WHAT IS BEING ASKED:
Repeat the material exactly, leaving no line out.

MATERIAL SHOWN:
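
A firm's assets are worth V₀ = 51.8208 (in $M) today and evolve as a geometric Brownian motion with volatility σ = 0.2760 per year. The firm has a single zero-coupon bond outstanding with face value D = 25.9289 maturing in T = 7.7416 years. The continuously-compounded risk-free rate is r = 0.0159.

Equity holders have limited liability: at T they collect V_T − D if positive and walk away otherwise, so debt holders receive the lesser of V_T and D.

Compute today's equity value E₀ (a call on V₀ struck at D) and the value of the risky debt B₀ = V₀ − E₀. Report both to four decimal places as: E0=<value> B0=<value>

d₁ = [ln(V₀/D) + (r + σ²/2)T] / (σ√T)
   = [ln(51.8208/25.9289) + (0.0159 + 0.5·0.2760²)·7.7416] / (0.2760·√7.7416)
   = [0.692433 + 0.417954] / 0.767935 = 1.445939
d₂ = d₁ − σ√T = 1.445939 − 0.767935 = 0.678004
N(d₁) = 0.925903,  N(d₂) = 0.751115,  e^(−rT) = 0.884183
E₀ = V₀·N(d₁) − D·e^(−rT)·N(d₂)
   = 51.8208·0.925903 − 25.9289·0.884183·0.751115 = 30.761038
B₀ = V₀ − E₀ = 51.8208 − 30.761038 = 21.059762

E0=30.7610 B0=21.0598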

ANSWER SPACE:
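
A firm's assets are worth V₀ = 51.8208 (in $M) today and evolve as a geometric Brownian motion with volatility σ = 0.2760 per year. The firm has a single zero-coupon bond outstanding with face value D = 25.9289 maturing in T = 7.7416 years. The continuously-compounded risk-free rate is r = 0.0159.

Equity holders have limited liability: at T they collect V_T − D if positive and walk away otherwise, so debt holders receive the lesser of V_T and D.

Compute today's equity value E₀ (a call on V₀ struck at D) and the value of the risky debt B₀ = V₀ − E₀. Report both to four decimal places as: E0=<value> B0=<value>

d₁ = [ln(V₀/D) + (r + σ²/2)T] / (σ√T)
   = [ln(51.8208/25.9289) + (0.0159 + 0.5·0.2760²)·7.7416] / (0.2760·√7.7416)
   = [0.692433 + 0.417954] / 0.767935 = 1.445939
d₂ = d₁ − σ√T = 1.445939 − 0.767935 = 0.678004
N(d₁) = 0.925903,  N(d₂) = 0.751115,  e^(−rT) = 0.884183
E₀ = V₀·N(d₁) − D·e^(−rT)·N(d₂)
   = 51.8208·0.925903 − 25.9289·0.884183·0.751115 = 30.761038
B₀ = V₀ − E₀ = 51.8208 − 30.761038 = 21.059762

E0=30.7610 B0=21.0598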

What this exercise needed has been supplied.